* DATASET RECORDS
------------------------------------------------
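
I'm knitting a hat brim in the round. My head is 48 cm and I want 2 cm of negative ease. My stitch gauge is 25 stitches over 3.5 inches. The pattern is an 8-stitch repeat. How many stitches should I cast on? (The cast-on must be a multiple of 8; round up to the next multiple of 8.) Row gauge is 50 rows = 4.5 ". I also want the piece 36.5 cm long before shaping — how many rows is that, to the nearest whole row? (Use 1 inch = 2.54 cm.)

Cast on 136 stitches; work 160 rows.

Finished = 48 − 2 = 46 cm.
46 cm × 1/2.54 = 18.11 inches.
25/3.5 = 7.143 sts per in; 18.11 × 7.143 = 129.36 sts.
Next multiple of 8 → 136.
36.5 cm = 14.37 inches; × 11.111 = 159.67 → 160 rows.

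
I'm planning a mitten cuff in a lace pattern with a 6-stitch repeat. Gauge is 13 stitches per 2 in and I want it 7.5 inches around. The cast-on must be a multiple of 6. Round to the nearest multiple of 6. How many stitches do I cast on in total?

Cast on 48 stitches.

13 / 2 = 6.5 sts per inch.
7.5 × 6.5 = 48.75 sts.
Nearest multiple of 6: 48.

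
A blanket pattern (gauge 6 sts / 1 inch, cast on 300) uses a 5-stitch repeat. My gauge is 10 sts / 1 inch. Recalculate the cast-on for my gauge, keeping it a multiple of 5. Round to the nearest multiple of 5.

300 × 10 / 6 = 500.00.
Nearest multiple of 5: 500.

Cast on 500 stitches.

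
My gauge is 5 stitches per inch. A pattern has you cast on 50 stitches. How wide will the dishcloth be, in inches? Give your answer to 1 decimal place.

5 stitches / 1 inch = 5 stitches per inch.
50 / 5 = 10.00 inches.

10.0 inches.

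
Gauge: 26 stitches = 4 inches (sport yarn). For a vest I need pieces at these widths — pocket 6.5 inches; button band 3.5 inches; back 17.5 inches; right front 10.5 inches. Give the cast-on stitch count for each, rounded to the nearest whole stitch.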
------------------------------------------------
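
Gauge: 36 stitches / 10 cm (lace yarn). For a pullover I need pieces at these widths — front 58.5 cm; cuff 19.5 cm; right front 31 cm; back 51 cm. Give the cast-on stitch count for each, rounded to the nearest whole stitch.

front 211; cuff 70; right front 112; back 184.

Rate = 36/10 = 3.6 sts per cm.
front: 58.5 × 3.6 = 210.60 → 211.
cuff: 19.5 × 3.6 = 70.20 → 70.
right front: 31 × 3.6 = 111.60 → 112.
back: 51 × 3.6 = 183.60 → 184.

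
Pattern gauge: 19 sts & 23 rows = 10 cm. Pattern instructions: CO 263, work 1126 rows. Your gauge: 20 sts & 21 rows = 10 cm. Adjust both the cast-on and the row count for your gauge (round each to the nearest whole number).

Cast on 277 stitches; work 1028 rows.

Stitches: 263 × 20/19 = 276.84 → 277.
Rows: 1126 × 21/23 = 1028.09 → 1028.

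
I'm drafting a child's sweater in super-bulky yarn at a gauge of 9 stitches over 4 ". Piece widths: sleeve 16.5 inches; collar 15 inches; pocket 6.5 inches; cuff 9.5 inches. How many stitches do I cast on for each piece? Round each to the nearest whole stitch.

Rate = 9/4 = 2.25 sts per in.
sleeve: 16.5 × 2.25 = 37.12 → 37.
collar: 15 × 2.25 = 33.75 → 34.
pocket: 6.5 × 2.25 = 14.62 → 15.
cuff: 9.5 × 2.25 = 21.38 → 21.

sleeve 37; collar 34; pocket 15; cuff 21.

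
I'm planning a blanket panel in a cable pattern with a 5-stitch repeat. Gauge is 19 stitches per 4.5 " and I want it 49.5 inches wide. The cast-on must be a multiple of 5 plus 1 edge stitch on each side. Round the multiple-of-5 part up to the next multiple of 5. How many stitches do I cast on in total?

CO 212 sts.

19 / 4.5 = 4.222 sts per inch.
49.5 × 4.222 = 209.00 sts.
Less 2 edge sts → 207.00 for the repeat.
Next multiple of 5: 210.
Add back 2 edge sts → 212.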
------------------------------------------------
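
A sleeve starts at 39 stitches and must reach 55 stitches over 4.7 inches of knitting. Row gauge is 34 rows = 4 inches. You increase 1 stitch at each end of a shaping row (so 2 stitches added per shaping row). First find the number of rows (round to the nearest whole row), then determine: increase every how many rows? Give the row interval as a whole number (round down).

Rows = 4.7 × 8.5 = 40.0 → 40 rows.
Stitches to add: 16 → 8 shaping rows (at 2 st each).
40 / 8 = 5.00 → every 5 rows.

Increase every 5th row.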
------------------------------------------------
* AIM OF THE TASK
Return exactly, and only, the lines above starting at the line that contains "My gauge is 5" and ending at the line that contains "Gauge: 26 stitches".

* SOLUTION TO THIS EXERCISE
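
My gauge is 5 stitches per inch. A pattern has you cast on 50 stitches. How wide will the dishcloth be, in inches? Give your answer to 1 decimal place.

5 stitches / 1 inch = 5 stitches per inch.
50 / 5 = 10.00 inches.

10.0 inches.

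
Gauge: 26 stitches = 4 inches (sport yarn). For a vest I need pieces at these widths — pocket 6.5 inches; button band 3.5 inches; back 17.5 inches; right front 10.5 inches. Give the cast-on stitch count for each, rounded to the nearest whole stitch.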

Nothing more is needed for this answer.